DATASET RECORDS: Begin

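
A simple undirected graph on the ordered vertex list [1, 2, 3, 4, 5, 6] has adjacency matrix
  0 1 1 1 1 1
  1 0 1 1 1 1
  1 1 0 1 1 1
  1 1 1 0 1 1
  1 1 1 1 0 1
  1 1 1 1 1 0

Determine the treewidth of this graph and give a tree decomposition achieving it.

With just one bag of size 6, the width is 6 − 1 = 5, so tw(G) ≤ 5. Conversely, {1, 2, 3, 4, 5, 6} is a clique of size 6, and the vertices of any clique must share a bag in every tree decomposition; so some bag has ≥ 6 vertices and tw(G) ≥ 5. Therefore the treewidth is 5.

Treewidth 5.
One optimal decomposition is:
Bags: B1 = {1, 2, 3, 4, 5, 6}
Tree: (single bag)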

DATASET RECORDS: End
DATASET RECORDS: Begin

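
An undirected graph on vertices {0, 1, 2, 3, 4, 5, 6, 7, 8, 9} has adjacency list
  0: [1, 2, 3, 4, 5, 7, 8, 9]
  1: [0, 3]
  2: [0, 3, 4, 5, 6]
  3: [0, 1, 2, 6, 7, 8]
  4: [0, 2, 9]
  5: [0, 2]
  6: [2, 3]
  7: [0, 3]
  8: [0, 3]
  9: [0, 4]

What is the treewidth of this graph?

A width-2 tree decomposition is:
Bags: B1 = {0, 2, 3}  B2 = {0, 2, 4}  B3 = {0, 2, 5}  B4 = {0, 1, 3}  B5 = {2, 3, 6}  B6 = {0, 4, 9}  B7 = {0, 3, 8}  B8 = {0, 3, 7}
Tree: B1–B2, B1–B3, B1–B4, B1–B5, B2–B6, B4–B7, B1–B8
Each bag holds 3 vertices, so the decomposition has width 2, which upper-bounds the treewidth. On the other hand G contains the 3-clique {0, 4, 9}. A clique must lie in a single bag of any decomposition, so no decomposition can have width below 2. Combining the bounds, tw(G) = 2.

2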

DATASET RECORDS: End

-- ACTIVITY --
Copy out each line of the data in which the word "adjacency" appears.

-- RESPONSE TO THIS TASK --
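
A simple undirected graph on the ordered vertex list [1, 2, 3, 4, 5, 6] has adjacency matrix
An undirected graph on vertices {0, 1, 2, 3, 4, 5, 6, 7, 8, 9} has adjacency list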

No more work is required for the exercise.